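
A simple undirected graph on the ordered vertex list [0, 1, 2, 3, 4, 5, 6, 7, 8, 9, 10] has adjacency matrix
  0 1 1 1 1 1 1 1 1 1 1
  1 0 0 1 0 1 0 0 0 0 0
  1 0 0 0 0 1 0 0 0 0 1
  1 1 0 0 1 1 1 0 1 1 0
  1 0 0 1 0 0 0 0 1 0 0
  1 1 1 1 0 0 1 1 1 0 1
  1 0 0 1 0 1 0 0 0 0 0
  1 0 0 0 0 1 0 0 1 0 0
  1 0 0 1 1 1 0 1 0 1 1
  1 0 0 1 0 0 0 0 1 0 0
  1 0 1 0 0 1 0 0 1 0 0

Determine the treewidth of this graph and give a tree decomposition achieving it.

Every bag has size at most 4, so the width is 4 − 1 = 3 and tw(G) ≤ 3. For the lower bound, the 4 vertices {0, 3, 8, 9} are pairwise adjacent, and any tree decomposition puts a clique entirely inside one bag — forcing width ≥ 3. Combining the bounds, tw(G) = 3.

Treewidth 3.
One optimal decomposition is:
Bags: B1 = {0, 3, 5, 8}  B2 = {0, 3, 4, 8}  B3 = {0, 1, 3, 5}  B4 = {0, 3, 8, 9}  B5 = {0, 5, 8, 10}  B6 = {0, 3, 5, 6}  B7 = {0, 2, 5, 10}  B8 = {0, 5, 7, 8}
Tree: B1–B2, B1–B3, B1–B4, B1–B5, B3–B6, B5–B7, B1–B8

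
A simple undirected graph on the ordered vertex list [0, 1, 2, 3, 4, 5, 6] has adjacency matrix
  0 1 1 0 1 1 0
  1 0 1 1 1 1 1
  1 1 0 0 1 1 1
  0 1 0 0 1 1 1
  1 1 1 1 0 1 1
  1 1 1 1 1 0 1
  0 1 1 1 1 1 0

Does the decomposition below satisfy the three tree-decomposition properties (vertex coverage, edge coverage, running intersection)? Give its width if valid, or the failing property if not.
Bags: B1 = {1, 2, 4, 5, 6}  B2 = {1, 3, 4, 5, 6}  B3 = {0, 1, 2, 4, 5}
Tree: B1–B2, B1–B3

Yes; width 4.

Checking the three conditions: (i) the bags cover all of {0, 1, 2, 3, 4, 5, 6}; (ii) for each edge, some bag contains both endpoints; (iii) the bags containing any fixed vertex form a subtree. All hold, so the decomposition is valid with width 5 − 1 = 4.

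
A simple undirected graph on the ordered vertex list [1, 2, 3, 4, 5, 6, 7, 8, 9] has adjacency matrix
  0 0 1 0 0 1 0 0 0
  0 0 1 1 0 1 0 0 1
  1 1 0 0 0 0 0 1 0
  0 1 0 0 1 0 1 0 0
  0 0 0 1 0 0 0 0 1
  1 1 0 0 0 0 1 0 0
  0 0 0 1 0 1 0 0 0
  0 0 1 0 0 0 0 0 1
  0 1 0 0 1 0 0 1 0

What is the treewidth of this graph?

3

A width-3 tree decomposition is:
Bags: B1 = {1, 3, 8, 9}  B2 = {1, 2, 3, 9}  B3 = {1, 2, 6, 9}  B4 = {2, 5, 6, 9}  B5 = {2, 4, 5, 6}  B6 = {4, 5, 6, 7}
Tree: B1–B2, B2–B3, B3–B4, B4–B5, B5–B6
Every bag has size at most 4, so the width is 4 − 1 = 3 and tw(G) ≤ 3. For the lower bound: the 4 vertex sets {1,3,8}, {9}, {2}, {4,5,6,7} are disjoint, each induces a connected subgraph, and every pair is joined by at least one edge of G. Contracting each set to a single vertex therefore yields K_{4} as a minor, and since treewidth is minor-monotone, tw(G) ≥ tw(K_{4}) = 3. The upper and lower bounds meet at 3, so that is the treewidth.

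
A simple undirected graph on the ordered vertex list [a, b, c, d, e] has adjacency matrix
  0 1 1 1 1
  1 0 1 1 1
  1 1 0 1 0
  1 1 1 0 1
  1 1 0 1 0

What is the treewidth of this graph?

3

A width-3 tree decomposition is:
Bags: B1 = {a, b, c, d}  B2 = {a, b, d, e}
Tree: B1–B2
Each bag holds 4 vertices, so the decomposition has width 3, which upper-bounds the treewidth. Conversely, {a, b, d, e} is a clique of size 4, and the vertices of any clique must share a bag in every tree decomposition; so some bag has ≥ 4 vertices and tw(G) ≥ 3. Therefore the treewidth is 3.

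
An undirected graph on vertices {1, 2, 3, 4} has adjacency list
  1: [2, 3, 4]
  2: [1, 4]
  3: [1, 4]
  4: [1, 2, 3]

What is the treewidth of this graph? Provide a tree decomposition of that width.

Treewidth 2.
One such decomposition:
Bags: B1 = {1, 3, 4}  B2 = {1, 2, 4}
Tree: B1–B2

Every bag has size at most 3, so the width is 3 − 1 = 2 and tw(G) ≤ 2. Conversely, {1, 2, 4} is a clique of size 3, and the vertices of any clique must share a bag in every tree decomposition; so some bag has ≥ 3 vertices and tw(G) ≥ 2. The upper and lower bounds meet at 2, so that is the treewidth.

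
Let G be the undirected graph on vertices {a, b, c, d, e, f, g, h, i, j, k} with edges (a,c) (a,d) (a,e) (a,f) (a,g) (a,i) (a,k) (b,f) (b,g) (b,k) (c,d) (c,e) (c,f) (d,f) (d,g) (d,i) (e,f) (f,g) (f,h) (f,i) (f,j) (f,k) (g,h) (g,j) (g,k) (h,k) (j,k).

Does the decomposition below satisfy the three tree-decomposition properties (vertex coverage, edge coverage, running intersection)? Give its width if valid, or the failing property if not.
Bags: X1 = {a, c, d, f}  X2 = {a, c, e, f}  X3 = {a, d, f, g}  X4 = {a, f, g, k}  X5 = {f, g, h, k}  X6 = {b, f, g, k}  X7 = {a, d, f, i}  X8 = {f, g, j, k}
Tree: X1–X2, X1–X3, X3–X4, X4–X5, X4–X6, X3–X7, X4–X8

Yes; width 3.

Every vertex of G appears in some bag (union = {a, b, c, d, e, f, g, h, i, j, k}); every edge is covered by a bag; and for each vertex v the set of bags containing v is connected in the bag tree. The decomposition is therefore valid. The largest bag has 4 vertices, so the width is 3.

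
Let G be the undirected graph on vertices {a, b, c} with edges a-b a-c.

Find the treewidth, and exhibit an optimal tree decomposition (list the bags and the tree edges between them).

Each bag holds 2 vertices, so the decomposition has width 1, which upper-bounds the treewidth. Since G has at least one edge (e.g. b–a), it is not an edgeless graph, so tw(G) ≥ 1. Combining the bounds, tw(G) = 1.

Treewidth 1.
Bags: B1 = {a, b}  B2 = {a, c}
Tree: B1–B2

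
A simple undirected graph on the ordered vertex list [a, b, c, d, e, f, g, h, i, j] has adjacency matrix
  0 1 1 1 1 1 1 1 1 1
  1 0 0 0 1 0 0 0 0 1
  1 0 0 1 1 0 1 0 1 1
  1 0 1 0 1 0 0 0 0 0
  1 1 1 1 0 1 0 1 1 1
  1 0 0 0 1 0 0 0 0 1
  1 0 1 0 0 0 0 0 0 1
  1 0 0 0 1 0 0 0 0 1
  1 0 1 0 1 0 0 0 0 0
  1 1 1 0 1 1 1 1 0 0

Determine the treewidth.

A width-3 tree decomposition is:
Bags: B1 = {a, c, g, j}  B2 = {a, c, e, j}  B3 = {a, c, d, e}  B4 = {a, e, f, j}  B5 = {a, c, e, i}  B6 = {a, e, h, j}  B7 = {a, b, e, j}
Tree: B1–B2, B2–B3, B2–B4, B2–B5, B4–B6, B6–B7
Each bag holds 4 vertices, so the decomposition has width 3, which upper-bounds the treewidth. On the other hand G contains the 4-clique {a, c, g, j}. A clique must lie in a single bag of any decomposition, so no decomposition can have width below 3. Therefore the treewidth is 3.

3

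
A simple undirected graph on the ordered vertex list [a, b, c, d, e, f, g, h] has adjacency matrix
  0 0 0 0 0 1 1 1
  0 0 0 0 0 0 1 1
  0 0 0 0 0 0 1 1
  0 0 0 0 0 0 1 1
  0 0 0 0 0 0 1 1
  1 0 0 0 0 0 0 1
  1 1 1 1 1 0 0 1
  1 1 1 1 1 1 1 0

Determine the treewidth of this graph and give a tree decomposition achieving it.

Treewidth 2.
One optimal decomposition is:
Bags: B1 = {b, g, h}  B2 = {a, g, h}  B3 = {c, g, h}  B4 = {e, g, h}  B5 = {a, f, h}  B6 = {d, g, h}
Tree: B1–B2, B1–B3, B3–B4, B2–B5, B4–B6

Every bag has size at most 3, so the width is 3 − 1 = 2 and tw(G) ≤ 2. On the other hand G contains the 3-clique {d, g, h}. A clique must lie in a single bag of any decomposition, so no decomposition can have width below 2. The upper and lower bounds meet at 2, so that is the treewidth.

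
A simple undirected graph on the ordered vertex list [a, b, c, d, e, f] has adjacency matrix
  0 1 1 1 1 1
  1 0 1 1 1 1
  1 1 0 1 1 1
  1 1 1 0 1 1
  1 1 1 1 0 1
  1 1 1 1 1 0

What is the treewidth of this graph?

A width-5 tree decomposition is:
Bags: B1 = {a, b, c, d, e, f}
Tree: (single bag)
With just one bag of size 6, the width is 6 − 1 = 5, so tw(G) ≤ 5. On the other hand G contains the 6-clique {a, b, c, d, e, f}. A clique must lie in a single bag of any decomposition, so no decomposition can have width below 5. Combining the bounds, tw(G) = 5.

5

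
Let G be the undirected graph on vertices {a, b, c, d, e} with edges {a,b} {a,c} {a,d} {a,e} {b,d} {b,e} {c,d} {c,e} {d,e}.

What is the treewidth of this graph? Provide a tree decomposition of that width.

The largest bag has 4 vertices, giving width 3; this decomposition certifies tw(G) ≤ 3. Conversely, {a, c, d, e} is a clique of size 4, and the vertices of any clique must share a bag in every tree decomposition; so some bag has ≥ 4 vertices and tw(G) ≥ 3. The upper and lower bounds meet at 3, so that is the treewidth.

Treewidth 3.
One such decomposition:
Bags: B1 = {a, c, d, e}  B2 = {a, b, d, e}
Tree: B1–B2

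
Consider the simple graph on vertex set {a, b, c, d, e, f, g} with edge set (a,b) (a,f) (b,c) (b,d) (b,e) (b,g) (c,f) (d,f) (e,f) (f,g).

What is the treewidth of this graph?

2

A width-2 tree decomposition is:
Bags: B1 = {b, e, f}  B2 = {a, b, f}  B3 = {b, d, f}  B4 = {b, c, f}  B5 = {b, f, g}
Tree: B1–B2, B2–B3, B3–B4, B4–B5
Every bag has size at most 3, so the width is 3 − 1 = 2 and tw(G) ≤ 2. The edges b–e–f–a–b form a cycle, so G is not a tree and its treewidth is at least 2. Combining the bounds, tw(G) = 2.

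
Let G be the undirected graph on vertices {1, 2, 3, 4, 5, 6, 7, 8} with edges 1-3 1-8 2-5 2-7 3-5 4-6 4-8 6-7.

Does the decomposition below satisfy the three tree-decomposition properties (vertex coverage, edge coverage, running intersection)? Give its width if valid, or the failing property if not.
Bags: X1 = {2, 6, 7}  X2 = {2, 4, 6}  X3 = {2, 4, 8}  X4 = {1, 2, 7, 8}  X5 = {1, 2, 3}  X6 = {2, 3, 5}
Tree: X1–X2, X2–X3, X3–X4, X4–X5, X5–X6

A tree decomposition must satisfy three properties: every vertex lies in some bag; for every edge, both endpoints lie together in some bag; and for every vertex, the bags containing it form a connected subtree. Here bags containing vertex 7 are not connected in the tree, so the decomposition is invalid.

No — bags containing vertex 7 are not connected in the tree.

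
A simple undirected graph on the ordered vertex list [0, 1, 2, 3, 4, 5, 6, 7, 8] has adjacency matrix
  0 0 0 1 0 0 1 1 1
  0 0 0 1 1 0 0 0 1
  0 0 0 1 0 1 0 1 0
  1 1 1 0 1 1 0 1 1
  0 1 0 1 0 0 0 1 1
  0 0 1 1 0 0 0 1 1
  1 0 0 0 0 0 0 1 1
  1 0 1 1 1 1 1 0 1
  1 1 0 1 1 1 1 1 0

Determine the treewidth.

A width-3 tree decomposition is:
Bags: B1 = {3, 4, 7, 8}  B2 = {3, 5, 7, 8}  B3 = {0, 3, 7, 8}  B4 = {0, 6, 7, 8}  B5 = {1, 3, 4, 8}  B6 = {2, 3, 5, 7}
Tree: B1–B2, B1–B3, B3–B4, B1–B5, B2–B6
Every bag has size at most 4, so the width is 4 − 1 = 3 and tw(G) ≤ 3. On the other hand G contains the 4-clique {1, 3, 4, 8}. A clique must lie in a single bag of any decomposition, so no decomposition can have width below 3. The upper and lower bounds meet at 3, so that is the treewidth.

3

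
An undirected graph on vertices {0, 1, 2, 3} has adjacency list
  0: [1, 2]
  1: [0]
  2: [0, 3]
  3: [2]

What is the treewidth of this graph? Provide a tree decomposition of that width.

Treewidth 1.
Bags: B1 = {0, 2}  B2 = {0, 1}  B3 = {2, 3}
Tree: B1–B2, B1–B3

The largest bag has 2 vertices, giving width 1; this decomposition certifies tw(G) ≤ 1. G has an edge, so its treewidth is at least 1. Therefore the treewidth is 1.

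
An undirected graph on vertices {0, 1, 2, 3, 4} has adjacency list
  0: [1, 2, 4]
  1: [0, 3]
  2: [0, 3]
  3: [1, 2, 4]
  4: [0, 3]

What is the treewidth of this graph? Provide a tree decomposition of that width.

Each bag holds 3 vertices, so the decomposition has width 2, which upper-bounds the treewidth. Since 3–4–0–2–3 is a cycle in G, G is not acyclic. Forests are exactly the graphs of treewidth ≤ 1, so tw(G) ≥ 2. The upper and lower bounds meet at 2, so that is the treewidth.

Treewidth 2.
One such decomposition:
Bags: B1 = {0, 3, 4}  B2 = {0, 2, 3}  B3 = {0, 1, 3}
Tree: B1–B2, B2–B3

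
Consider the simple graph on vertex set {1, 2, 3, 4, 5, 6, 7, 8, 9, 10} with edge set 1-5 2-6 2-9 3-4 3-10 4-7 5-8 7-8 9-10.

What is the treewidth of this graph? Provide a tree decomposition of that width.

Every bag has size at most 2, so the width is 2 − 1 = 1 and tw(G) ≤ 1. Any graph with an edge has treewidth ≥ 1, and G has the edge 6–2. The upper and lower bounds meet at 1, so that is the treewidth.

Treewidth 1.
Bags: B1 = {2, 6}  B2 = {2, 9}  B3 = {9, 10}  B4 = {3, 10}  B5 = {3, 4}  B6 = {4, 7}  B7 = {7, 8}  B8 = {5, 8}  B9 = {1, 5}
Tree: B1–B2, B2–B3, B3–B4, B4–B5, B5–B6, B6–B7, B7–B8, B8–B9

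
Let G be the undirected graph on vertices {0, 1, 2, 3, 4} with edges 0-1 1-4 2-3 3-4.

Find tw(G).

A width-1 tree decomposition is:
Bags: B1 = {2, 3}  B2 = {3, 4}  B3 = {1, 4}  B4 = {0, 1}
Tree: B1–B2, B2–B3, B3–B4
The largest bag has 2 vertices, giving width 1; this decomposition certifies tw(G) ≤ 1. G has an edge, so its treewidth is at least 1. Hence tw(G) = 1 exactly.

1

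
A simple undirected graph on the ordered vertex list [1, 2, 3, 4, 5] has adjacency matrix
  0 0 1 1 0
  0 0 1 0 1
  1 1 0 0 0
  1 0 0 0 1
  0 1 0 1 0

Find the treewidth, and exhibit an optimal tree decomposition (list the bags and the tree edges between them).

Treewidth 2.
One optimal decomposition is:
Bags: B1 = {1, 4, 5}  B2 = {1, 3, 5}  B3 = {2, 3, 5}
Tree: B1–B2, B2–B3

Every bag has size at most 3, so the width is 3 − 1 = 2 and tw(G) ≤ 2. For the lower bound, G contains the cycle 5–4–1–3–2–5, so G is not a forest; only forests have treewidth ≤ 1, hence tw(G) ≥ 2. Hence tw(G) = 2 exactly.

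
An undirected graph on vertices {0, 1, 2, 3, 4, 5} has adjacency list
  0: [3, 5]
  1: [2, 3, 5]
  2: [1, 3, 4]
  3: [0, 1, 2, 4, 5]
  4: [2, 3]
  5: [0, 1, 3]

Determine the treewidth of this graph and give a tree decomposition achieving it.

Treewidth 2.
One such decomposition:
Bags: B1 = {2, 3, 4}  B2 = {1, 2, 3}  B3 = {1, 3, 5}  B4 = {0, 3, 5}
Tree: B1–B2, B2–B3, B3–B4

The largest bag has 3 vertices, giving width 2; this decomposition certifies tw(G) ≤ 2. Conversely, {0, 3, 5} is a clique of size 3, and the vertices of any clique must share a bag in every tree decomposition; so some bag has ≥ 3 vertices and tw(G) ≥ 2. Hence tw(G) = 2 exactly.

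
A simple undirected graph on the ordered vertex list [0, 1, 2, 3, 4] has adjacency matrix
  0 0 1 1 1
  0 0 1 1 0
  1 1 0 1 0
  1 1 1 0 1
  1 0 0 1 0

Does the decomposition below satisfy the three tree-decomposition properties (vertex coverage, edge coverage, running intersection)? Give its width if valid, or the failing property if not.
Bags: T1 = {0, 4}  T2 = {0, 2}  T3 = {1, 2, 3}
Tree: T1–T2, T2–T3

A tree decomposition must satisfy three properties: every vertex lies in some bag; for every edge, both endpoints lie together in some bag; and for every vertex, the bags containing it form a connected subtree. Here edge (4,3) lies in no bag, so the decomposition is invalid.

No — edge (4,3) lies in no bag.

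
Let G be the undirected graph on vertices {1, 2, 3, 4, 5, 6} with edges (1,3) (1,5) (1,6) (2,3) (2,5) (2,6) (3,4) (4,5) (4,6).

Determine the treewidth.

A width-3 tree decomposition is:
Bags: B1 = {3, 4, 5, 6}  B2 = {2, 3, 5, 6}  B3 = {1, 3, 5, 6}
Tree: B1–B2, B2–B3
The largest bag has 4 vertices, giving width 3; this decomposition certifies tw(G) ≤ 3. For the lower bound: the 4 vertex sets {3,4}, {2,6}, {5}, {1} are disjoint, each induces a connected subgraph, and every pair is joined by at least one edge of G. Contracting each set to a single vertex therefore yields K_{4} as a minor, and since treewidth is minor-monotone, tw(G) ≥ tw(K_{4}) = 3. Therefore the treewidth is 3.

3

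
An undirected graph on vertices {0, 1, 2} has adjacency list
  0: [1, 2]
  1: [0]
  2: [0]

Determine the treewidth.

1

A width-1 tree decomposition is:
Bags: B1 = {0, 1}  B2 = {0, 2}
Tree: B1–B2
Every bag has size at most 2, so the width is 2 − 1 = 1 and tw(G) ≤ 1. Since G has at least one edge (e.g. 1–0), it is not an edgeless graph, so tw(G) ≥ 1. Hence tw(G) = 1 exactly.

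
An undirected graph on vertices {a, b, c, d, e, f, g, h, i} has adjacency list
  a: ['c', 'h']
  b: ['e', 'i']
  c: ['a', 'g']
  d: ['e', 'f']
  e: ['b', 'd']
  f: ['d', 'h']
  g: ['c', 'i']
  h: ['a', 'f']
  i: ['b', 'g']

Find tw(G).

2

A width-2 tree decomposition is:
Bags: B1 = {c, g, i}  B2 = {a, c, i}  B3 = {a, h, i}  B4 = {f, h, i}  B5 = {d, f, i}  B6 = {d, e, i}  B7 = {b, e, i}
Tree: B1–B2, B2–B3, B3–B4, B4–B5, B5–B6, B6–B7
Each bag holds 3 vertices, so the decomposition has width 2, which upper-bounds the treewidth. The edges i–g–c–a–h–f–d–e–b–i form a cycle, so G is not a tree and its treewidth is at least 2. The upper and lower bounds meet at 2, so that is the treewidth.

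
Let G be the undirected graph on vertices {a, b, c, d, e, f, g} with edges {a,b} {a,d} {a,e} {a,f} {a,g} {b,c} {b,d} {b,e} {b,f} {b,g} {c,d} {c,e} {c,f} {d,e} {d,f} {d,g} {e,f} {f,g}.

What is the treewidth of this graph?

4

A width-4 tree decomposition is:
Bags: B1 = {b, c, d, e, f}  B2 = {a, b, d, e, f}  B3 = {a, b, d, f, g}
Tree: B1–B2, B2–B3
Each bag holds 5 vertices, so the decomposition has width 4, which upper-bounds the treewidth. For the lower bound, the 5 vertices {a, b, d, f, g} are pairwise adjacent, and any tree decomposition puts a clique entirely inside one bag — forcing width ≥ 4. Therefore the treewidth is 4.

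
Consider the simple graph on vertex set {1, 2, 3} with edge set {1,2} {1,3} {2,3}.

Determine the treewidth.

A width-2 tree decomposition is:
Bags: B1 = {1, 2, 3}
Tree: (single bag)
A single bag containing all 3 vertices is trivially a valid decomposition of width 2. On the other hand G contains the 3-clique {1, 2, 3}. A clique must lie in a single bag of any decomposition, so no decomposition can have width below 2. Hence tw(G) = 2 exactly.

2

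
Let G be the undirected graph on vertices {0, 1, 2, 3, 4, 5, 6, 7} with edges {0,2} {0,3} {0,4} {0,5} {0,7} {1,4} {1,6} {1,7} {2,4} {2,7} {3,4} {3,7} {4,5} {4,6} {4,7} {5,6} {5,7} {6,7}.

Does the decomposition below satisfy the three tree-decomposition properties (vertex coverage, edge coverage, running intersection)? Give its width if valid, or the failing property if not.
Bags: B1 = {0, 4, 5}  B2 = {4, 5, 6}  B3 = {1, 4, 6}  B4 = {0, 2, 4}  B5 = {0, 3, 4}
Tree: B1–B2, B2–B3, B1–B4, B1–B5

No — vertex 7 appears in no bag.

A tree decomposition must satisfy three properties: every vertex lies in some bag; for every edge, both endpoints lie together in some bag; and for every vertex, the bags containing it form a connected subtree. Here vertex 7 appears in no bag, so the decomposition is invalid.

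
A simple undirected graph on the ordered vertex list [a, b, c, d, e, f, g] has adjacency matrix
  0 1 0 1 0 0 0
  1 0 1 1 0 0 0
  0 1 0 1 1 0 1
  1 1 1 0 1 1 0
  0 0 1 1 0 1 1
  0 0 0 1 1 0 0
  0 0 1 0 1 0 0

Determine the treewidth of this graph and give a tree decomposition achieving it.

Every bag has size at most 3, so the width is 3 − 1 = 2 and tw(G) ≤ 2. Conversely, {c, d, e} is a clique of size 3, and the vertices of any clique must share a bag in every tree decomposition; so some bag has ≥ 3 vertices and tw(G) ≥ 2. The upper and lower bounds meet at 2, so that is the treewidth.

Treewidth 2.
One such decomposition:
Bags: B1 = {c, d, e}  B2 = {d, e, f}  B3 = {b, c, d}  B4 = {a, b, d}  B5 = {c, e, g}
Tree: B1–B2, B1–B3, B3–B4, B1–B5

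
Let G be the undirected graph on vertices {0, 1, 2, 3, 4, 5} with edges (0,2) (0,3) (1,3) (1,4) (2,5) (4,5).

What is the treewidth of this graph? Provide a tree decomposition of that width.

Treewidth 2.
One optimal decomposition is:
Bags: B1 = {1, 4, 5}  B2 = {1, 3, 5}  B3 = {0, 3, 5}  B4 = {0, 2, 5}
Tree: B1–B2, B2–B3, B3–B4

Every bag has size at most 3, so the width is 3 − 1 = 2 and tw(G) ≤ 2. Since 5–4–1–3–0–2–5 is a cycle in G, G is not acyclic. Forests are exactly the graphs of treewidth ≤ 1, so tw(G) ≥ 2. Hence tw(G) = 2 exactly.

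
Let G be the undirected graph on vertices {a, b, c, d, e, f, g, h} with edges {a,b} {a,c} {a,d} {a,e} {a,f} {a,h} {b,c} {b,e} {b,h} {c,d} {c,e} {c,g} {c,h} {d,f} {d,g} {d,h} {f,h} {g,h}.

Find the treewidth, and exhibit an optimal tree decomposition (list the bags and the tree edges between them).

Treewidth 3.
One optimal decomposition is:
Bags: B1 = {a, d, f, h}  B2 = {a, c, d, h}  B3 = {a, b, c, h}  B4 = {a, b, c, e}  B5 = {c, d, g, h}
Tree: B1–B2, B2–B3, B3–B4, B2–B5

The largest bag has 4 vertices, giving width 3; this decomposition certifies tw(G) ≤ 3. For the lower bound, the 4 vertices {a, b, c, e} are pairwise adjacent, and any tree decomposition puts a clique entirely inside one bag — forcing width ≥ 3. Therefore the treewidth is 3.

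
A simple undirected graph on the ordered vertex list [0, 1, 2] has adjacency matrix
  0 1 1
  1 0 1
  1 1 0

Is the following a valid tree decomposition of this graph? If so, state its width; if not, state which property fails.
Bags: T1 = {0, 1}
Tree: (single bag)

No — vertex 2 appears in no bag.

A tree decomposition must satisfy three properties: every vertex lies in some bag; for every edge, both endpoints lie together in some bag; and for every vertex, the bags containing it form a connected subtree. Here vertex 2 appears in no bag, so the decomposition is invalid.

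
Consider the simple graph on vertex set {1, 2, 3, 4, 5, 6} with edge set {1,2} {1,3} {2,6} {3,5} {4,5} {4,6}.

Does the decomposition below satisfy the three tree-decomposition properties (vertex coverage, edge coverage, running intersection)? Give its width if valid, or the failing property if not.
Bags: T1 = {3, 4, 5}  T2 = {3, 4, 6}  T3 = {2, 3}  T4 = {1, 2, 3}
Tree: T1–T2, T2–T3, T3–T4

No — edge (6,2) lies in no bag.

A tree decomposition must satisfy three properties: every vertex lies in some bag; for every edge, both endpoints lie together in some bag; and for every vertex, the bags containing it form a connected subtree. Here edge (6,2) lies in no bag, so the decomposition is invalid.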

::::::::

Of the lines above, output exactly those from the line bearing "Tree: X1–X2, X1–X3, X3–X4, X4–X5, X4–X6, X3–X7, X4–X8" through the line bearing "1 1 1 0 1 1 1 1 0 0", inclusive.

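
Tree: X1–X2, X1–X3, X3–X4, X4–X5, X4–X6, X3–X7, X4–X8

Yes; width 3.

Every vertex of G appears in some bag (union = {a, b, c, d, e, f, g, h, i, j, k}); every edge is covered by a bag; and for each vertex v the set of bags containing v is connected in the bag tree. The decomposition is therefore valid. The largest bag has 4 vertices, so the width is 3.

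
Let G be the undirected graph on vertices {a, b, c} with edges a-b a-c.

Find the treewidth, and exhibit an optimal tree decomposition (list the bags and the tree edges between them).

Each bag holds 2 vertices, so the decomposition has width 1, which upper-bounds the treewidth. Since G has at least one edge (e.g. b–a), it is not an edgeless graph, so tw(G) ≥ 1. Combining the bounds, tw(G) = 1.

Treewidth 1.
Bags: B1 = {a, b}  B2 = {a, c}
Tree: B1–B2

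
A simple undirected graph on the ordered vertex list [a, b, c, d, e, f, g, h, i, j] has adjacency matrix
  0 1 1 1 1 1 1 1 1 1
  1 0 0 0 1 0 0 0 0 1
  1 0 0 1 1 0 1 0 1 1
  1 0 1 0 1 0 0 0 0 0
  1 1 1 1 0 1 0 1 1 1
  1 0 0 0 1 0 0 0 0 1
  1 0 1 0 0 0 0 0 0 1
  1 0 0 0 1 0 0 0 0 1
  1 0 1 0 1 0 0 0 0 0
  1 1 1 0 1 1 1 1 0 0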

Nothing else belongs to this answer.